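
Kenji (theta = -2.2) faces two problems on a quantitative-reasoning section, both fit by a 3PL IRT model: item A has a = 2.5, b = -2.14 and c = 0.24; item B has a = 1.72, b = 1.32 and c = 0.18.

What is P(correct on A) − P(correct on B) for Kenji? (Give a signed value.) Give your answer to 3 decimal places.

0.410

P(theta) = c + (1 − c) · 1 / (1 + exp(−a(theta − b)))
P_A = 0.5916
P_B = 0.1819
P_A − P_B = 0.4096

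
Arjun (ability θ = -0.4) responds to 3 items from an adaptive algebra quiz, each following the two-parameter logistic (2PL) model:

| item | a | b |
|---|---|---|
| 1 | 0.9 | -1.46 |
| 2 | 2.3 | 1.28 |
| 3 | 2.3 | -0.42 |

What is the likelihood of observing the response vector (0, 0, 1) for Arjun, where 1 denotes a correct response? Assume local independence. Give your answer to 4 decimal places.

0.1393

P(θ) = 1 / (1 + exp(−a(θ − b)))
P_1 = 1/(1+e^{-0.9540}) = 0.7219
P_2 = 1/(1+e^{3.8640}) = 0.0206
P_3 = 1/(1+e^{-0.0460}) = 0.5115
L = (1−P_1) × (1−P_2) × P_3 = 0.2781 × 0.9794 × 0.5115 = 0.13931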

...

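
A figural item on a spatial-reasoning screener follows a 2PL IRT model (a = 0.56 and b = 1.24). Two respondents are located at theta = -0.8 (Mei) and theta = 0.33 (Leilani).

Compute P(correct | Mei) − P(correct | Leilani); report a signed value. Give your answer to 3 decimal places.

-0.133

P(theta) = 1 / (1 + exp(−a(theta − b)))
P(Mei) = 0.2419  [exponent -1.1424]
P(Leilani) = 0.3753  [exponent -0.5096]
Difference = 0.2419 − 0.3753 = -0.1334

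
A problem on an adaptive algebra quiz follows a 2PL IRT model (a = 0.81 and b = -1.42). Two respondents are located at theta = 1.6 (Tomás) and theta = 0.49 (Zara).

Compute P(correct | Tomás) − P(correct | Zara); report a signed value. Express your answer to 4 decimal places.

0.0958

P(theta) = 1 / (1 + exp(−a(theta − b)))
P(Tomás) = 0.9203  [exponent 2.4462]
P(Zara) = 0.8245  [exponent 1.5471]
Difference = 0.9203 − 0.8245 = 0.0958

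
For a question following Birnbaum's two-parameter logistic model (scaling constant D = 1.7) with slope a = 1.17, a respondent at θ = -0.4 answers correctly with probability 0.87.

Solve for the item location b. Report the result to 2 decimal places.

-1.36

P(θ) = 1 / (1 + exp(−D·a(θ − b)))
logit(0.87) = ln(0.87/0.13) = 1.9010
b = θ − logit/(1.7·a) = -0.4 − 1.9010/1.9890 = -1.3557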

What to do: The lines to copy are those in the records above containing the word "algebra".

Expected answer:
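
Arjun (ability θ = -0.4) responds to 3 items from an adaptive algebra quiz, each following the two-parameter logistic (2PL) model:
A problem on an adaptive algebra quiz follows a 2PL IRT model (a = 0.81 and b = -1.42). Two respondents are located at theta = 1.6 (Tomás) and theta = 0.49 (Zara).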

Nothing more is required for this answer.